[Brief]: Look below for the line containing "m = 2.51×10^-28 kg.)". Output it and each remaining line of the entries exactly, and nothing else.

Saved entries
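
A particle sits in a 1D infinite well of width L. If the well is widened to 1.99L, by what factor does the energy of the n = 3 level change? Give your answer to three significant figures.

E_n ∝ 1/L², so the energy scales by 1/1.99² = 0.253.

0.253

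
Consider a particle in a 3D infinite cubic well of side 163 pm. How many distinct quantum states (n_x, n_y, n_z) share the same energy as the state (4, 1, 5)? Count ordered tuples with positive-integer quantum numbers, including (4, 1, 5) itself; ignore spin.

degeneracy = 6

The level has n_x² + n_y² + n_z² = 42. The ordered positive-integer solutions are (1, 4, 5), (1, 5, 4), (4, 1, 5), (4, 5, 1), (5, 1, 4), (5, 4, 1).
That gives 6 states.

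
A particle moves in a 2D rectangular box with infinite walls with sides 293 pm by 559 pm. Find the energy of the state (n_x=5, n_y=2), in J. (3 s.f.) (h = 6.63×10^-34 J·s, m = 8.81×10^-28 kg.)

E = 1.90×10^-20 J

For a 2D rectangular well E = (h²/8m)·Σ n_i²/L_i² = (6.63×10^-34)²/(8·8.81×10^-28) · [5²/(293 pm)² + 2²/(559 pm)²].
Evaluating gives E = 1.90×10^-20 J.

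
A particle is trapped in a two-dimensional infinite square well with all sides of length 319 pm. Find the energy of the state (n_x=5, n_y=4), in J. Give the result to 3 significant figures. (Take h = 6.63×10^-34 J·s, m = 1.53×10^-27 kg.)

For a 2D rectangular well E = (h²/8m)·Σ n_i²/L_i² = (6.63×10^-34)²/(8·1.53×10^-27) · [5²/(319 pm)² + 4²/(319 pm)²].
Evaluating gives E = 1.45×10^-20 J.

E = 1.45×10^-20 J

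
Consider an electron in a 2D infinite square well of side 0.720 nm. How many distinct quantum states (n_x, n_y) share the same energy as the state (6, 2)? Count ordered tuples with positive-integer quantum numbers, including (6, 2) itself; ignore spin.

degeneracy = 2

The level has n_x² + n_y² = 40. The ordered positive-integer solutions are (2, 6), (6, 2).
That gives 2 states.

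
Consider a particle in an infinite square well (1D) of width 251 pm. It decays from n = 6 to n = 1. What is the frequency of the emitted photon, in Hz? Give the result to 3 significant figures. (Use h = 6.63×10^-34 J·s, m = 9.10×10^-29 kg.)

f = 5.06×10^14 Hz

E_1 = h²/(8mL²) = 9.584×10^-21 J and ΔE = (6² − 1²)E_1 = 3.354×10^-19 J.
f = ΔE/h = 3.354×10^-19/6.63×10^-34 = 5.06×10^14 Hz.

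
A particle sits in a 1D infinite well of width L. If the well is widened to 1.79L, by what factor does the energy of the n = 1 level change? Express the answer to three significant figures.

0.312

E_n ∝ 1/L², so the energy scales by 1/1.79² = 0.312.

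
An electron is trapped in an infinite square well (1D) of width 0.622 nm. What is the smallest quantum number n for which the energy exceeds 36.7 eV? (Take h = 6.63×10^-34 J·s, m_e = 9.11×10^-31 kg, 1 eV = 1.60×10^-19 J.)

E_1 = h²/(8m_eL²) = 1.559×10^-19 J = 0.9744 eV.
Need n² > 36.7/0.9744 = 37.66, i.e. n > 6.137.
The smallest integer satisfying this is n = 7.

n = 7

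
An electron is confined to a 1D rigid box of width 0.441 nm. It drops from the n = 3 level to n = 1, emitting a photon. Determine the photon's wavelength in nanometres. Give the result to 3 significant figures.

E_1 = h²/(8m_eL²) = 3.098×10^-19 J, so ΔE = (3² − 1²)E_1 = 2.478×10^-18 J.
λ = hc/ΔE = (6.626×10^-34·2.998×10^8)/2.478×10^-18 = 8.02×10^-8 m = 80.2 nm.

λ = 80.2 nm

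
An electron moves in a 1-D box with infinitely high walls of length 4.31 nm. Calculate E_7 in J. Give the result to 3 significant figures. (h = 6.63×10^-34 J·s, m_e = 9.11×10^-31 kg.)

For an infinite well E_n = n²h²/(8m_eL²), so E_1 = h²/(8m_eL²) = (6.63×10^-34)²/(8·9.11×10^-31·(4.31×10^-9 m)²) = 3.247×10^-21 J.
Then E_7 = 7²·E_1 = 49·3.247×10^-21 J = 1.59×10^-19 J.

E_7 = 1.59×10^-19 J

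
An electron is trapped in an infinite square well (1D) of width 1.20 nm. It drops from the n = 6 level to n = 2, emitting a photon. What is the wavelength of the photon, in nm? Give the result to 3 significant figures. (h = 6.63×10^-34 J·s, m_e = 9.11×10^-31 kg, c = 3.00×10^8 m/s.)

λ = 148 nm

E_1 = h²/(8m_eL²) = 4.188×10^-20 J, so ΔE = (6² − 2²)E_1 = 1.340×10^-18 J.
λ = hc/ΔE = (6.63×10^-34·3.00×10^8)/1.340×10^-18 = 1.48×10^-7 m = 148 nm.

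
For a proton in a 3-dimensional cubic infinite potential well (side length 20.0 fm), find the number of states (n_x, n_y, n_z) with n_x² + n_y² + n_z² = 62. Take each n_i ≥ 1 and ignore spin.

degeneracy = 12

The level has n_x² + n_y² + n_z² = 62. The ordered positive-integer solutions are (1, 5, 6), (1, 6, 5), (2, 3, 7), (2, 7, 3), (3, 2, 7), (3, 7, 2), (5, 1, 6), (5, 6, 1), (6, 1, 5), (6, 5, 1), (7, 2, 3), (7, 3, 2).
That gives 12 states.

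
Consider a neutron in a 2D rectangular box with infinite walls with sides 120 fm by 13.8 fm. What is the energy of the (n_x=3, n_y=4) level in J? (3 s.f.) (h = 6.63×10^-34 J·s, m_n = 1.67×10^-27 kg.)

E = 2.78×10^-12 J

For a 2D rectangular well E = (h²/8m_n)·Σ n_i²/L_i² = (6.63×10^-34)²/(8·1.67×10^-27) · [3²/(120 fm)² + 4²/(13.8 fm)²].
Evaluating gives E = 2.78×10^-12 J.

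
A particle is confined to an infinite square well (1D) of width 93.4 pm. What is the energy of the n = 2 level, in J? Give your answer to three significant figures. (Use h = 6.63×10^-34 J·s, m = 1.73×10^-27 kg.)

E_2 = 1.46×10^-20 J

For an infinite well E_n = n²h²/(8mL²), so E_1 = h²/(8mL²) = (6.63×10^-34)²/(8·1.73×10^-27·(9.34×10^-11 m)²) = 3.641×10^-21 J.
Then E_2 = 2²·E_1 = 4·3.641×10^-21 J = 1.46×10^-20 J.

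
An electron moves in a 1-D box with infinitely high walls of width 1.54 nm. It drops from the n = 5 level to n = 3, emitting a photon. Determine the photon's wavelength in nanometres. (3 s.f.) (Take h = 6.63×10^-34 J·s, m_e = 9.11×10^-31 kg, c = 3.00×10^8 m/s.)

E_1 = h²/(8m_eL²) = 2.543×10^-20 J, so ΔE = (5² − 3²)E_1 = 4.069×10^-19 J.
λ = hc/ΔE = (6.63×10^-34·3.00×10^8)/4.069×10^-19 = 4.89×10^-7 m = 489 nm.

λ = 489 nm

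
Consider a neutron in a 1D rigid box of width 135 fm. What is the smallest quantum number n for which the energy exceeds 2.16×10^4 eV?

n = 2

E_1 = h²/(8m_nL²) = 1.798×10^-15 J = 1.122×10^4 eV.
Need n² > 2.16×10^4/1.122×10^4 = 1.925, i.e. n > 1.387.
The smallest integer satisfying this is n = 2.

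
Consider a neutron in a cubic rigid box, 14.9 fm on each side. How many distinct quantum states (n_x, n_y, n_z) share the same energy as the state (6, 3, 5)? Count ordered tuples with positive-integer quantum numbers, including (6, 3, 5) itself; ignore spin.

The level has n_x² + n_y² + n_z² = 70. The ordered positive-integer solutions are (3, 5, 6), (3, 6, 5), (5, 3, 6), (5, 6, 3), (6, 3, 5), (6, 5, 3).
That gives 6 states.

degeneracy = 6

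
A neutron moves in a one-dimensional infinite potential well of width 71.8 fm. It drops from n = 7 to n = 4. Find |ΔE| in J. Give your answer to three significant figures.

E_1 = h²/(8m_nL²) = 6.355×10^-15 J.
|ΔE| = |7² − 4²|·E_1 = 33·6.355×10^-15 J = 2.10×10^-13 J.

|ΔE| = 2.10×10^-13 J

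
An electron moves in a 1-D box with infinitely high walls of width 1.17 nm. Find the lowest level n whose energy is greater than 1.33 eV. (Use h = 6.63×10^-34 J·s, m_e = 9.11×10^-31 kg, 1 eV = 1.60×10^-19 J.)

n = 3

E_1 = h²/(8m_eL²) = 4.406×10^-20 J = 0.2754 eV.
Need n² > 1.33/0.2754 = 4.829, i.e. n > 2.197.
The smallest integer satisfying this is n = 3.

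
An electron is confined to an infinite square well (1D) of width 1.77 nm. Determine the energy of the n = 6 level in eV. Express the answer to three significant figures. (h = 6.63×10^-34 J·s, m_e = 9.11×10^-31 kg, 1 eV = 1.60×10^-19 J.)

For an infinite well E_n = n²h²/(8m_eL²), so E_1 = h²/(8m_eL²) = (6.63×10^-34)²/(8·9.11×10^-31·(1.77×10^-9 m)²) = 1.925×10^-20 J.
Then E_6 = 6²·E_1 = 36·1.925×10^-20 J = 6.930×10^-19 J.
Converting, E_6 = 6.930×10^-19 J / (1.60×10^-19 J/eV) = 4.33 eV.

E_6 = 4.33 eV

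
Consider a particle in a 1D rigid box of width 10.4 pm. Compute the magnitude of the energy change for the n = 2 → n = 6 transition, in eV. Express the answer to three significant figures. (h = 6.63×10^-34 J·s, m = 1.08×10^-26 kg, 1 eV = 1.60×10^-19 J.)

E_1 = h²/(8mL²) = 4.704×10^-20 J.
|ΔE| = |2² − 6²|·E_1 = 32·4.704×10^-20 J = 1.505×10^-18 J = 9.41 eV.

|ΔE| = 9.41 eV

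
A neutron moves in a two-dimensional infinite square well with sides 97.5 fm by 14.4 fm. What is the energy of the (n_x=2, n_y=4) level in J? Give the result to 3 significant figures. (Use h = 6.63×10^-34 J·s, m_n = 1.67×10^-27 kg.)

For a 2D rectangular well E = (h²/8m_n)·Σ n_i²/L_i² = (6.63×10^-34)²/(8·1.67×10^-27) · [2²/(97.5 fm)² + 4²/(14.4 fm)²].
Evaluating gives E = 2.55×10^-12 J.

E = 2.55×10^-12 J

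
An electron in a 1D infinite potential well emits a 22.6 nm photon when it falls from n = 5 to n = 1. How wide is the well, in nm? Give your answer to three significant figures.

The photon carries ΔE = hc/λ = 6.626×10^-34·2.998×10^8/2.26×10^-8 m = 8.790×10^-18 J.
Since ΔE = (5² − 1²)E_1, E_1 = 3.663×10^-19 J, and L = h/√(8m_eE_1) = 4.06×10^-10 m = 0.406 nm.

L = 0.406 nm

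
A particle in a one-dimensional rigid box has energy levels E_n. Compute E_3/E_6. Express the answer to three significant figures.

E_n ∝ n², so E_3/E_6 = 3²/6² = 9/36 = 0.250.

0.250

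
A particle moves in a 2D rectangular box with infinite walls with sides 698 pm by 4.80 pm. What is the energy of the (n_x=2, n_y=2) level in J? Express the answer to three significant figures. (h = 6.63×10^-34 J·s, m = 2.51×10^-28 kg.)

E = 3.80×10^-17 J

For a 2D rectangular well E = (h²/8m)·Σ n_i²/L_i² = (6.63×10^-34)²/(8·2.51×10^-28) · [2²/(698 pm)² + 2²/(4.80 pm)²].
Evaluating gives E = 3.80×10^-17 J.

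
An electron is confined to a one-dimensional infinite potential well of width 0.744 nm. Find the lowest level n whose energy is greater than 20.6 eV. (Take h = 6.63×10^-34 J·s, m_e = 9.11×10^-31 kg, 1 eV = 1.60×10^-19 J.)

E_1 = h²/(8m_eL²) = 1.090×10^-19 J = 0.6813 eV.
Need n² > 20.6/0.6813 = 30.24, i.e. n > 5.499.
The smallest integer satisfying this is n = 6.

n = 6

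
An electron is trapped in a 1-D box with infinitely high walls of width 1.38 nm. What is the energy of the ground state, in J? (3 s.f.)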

[Answer box]:
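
A particle moves in a 2D rectangular box with infinite walls with sides 698 pm by 4.80 pm. What is the energy of the (n_x=2, n_y=2) level in J? Express the answer to three significant figures. (h = 6.63×10^-34 J·s, m = 2.51×10^-28 kg.)

E = 3.80×10^-17 J

For a 2D rectangular well E = (h²/8m)·Σ n_i²/L_i² = (6.63×10^-34)²/(8·2.51×10^-28) · [2²/(698 pm)² + 2²/(4.80 pm)²].
Evaluating gives E = 3.80×10^-17 J.

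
An electron is confined to a one-dimensional infinite potential well of width 0.744 nm. Find the lowest level n whose energy is greater than 20.6 eV. (Take h = 6.63×10^-34 J·s, m_e = 9.11×10^-31 kg, 1 eV = 1.60×10^-19 J.)

E_1 = h²/(8m_eL²) = 1.090×10^-19 J = 0.6813 eV.
Need n² > 20.6/0.6813 = 30.24, i.e. n > 5.499.
The smallest integer satisfying this is n = 6.

n = 6

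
An electron is trapped in a 1-D box with infinitely high walls of width 1.38 nm. What is the energy of the ground state, in J? (3 s.f.)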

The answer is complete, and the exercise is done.